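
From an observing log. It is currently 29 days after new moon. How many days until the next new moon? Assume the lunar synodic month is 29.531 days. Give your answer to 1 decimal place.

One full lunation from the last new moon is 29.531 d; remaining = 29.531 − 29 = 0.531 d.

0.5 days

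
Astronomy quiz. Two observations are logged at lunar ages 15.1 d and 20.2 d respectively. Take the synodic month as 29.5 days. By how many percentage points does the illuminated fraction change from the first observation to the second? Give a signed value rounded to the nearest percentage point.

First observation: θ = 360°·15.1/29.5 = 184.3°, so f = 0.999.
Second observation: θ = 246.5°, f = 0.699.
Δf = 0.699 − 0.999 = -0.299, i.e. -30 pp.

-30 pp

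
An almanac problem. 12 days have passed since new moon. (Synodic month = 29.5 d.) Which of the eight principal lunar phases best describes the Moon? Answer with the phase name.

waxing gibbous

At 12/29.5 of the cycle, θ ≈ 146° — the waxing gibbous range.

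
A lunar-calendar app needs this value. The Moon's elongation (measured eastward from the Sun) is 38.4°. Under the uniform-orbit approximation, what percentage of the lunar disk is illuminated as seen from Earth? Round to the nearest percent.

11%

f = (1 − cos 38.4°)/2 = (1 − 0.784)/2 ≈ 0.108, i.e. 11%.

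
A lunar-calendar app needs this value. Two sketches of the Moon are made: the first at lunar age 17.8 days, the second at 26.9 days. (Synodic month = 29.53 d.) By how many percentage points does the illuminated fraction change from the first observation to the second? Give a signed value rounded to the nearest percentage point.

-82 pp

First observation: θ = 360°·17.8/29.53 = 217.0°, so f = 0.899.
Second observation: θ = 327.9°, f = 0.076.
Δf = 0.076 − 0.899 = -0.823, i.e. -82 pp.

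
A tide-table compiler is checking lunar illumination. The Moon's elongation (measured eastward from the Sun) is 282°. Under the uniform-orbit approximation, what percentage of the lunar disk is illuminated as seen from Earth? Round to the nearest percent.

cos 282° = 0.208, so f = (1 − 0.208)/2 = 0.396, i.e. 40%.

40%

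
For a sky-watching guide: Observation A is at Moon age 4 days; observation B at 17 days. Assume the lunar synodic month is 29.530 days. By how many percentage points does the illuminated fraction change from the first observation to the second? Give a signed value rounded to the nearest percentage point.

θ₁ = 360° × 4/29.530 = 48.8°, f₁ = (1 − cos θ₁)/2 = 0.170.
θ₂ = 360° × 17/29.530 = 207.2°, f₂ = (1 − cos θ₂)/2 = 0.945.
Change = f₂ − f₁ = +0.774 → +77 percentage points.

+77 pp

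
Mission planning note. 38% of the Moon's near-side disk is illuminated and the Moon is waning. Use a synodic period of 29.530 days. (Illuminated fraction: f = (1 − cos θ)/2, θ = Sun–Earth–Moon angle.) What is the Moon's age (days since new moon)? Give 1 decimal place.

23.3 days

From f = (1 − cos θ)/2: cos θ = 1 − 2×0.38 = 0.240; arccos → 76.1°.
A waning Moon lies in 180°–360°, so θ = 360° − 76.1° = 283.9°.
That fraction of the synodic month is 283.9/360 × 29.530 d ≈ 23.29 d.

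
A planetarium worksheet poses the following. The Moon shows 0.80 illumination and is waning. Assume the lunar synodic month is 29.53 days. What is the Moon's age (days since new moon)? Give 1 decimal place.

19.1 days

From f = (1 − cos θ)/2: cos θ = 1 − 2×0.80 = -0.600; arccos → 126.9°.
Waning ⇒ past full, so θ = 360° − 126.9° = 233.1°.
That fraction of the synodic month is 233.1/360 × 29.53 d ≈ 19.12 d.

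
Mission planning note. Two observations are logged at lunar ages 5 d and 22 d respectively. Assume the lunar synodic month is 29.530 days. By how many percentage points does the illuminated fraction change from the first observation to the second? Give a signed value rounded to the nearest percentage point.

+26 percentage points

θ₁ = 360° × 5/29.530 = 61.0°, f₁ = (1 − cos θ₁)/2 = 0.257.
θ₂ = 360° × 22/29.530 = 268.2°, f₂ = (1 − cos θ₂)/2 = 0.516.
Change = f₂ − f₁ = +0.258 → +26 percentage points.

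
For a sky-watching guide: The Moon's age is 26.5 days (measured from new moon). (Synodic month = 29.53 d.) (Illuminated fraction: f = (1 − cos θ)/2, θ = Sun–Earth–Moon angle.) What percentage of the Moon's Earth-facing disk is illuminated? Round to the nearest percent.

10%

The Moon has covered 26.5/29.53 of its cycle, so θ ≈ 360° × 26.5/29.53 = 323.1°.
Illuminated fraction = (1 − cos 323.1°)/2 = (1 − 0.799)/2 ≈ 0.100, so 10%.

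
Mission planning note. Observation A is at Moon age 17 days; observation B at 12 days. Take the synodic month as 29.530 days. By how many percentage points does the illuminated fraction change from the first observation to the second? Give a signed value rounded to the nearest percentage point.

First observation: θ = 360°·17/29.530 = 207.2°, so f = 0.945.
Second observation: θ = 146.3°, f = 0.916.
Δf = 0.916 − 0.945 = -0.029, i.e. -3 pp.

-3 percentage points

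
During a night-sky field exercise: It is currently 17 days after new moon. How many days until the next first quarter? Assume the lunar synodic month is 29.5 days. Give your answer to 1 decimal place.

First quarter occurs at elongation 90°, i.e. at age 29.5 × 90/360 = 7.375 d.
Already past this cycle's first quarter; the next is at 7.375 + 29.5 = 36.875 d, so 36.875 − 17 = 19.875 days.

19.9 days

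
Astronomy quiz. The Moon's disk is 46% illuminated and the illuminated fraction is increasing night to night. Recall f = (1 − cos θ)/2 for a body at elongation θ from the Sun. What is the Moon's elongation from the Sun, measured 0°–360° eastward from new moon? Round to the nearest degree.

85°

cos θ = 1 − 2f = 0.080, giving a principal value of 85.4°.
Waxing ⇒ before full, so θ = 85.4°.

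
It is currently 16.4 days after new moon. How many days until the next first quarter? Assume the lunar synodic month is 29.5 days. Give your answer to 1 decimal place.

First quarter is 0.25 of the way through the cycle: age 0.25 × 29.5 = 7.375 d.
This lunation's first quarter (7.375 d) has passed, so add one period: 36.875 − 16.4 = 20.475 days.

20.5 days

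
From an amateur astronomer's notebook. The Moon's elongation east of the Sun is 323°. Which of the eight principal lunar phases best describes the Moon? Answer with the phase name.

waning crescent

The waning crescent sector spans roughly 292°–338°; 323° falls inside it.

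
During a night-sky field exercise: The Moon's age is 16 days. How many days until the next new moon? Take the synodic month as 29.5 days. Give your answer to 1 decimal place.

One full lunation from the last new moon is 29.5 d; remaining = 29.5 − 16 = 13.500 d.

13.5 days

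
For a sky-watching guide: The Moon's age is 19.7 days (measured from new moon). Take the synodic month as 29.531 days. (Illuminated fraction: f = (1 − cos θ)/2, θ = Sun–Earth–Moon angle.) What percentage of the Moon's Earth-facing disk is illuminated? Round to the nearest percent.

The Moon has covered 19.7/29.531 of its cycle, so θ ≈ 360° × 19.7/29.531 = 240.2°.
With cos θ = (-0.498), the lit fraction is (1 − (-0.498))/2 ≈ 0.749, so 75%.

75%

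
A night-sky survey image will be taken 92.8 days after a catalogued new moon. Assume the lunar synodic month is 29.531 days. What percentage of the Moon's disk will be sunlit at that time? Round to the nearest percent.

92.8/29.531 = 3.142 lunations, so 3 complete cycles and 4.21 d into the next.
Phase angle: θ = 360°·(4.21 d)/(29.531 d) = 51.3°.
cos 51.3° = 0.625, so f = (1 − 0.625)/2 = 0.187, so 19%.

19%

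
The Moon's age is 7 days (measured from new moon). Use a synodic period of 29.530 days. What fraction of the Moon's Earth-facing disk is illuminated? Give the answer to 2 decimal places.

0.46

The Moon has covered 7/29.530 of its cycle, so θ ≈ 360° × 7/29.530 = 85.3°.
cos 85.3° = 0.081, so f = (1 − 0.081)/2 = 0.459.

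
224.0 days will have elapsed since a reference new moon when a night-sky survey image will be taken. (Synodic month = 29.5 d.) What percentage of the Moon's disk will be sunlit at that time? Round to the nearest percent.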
■ ■ ■ ■ ■
• Exercise brief: Print the line that contains "The Moon's age is 7" and each line after it up to the end of the listing, exactly as written.

• Problem solution:
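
The Moon's age is 7 days (measured from new moon). Use a synodic period of 29.530 days. What fraction of the Moon's Earth-facing disk is illuminated? Give the answer to 2 decimal places.

0.46

The Moon has covered 7/29.530 of its cycle, so θ ≈ 360° × 7/29.530 = 85.3°.
cos 85.3° = 0.081, so f = (1 − 0.081)/2 = 0.459.

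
224.0 days will have elapsed since a reference new moon when a night-sky survey image will be taken. (Synodic month = 29.5 d.) What percentage of the Moon's disk will be sunlit at that time? Round to the nearest percent.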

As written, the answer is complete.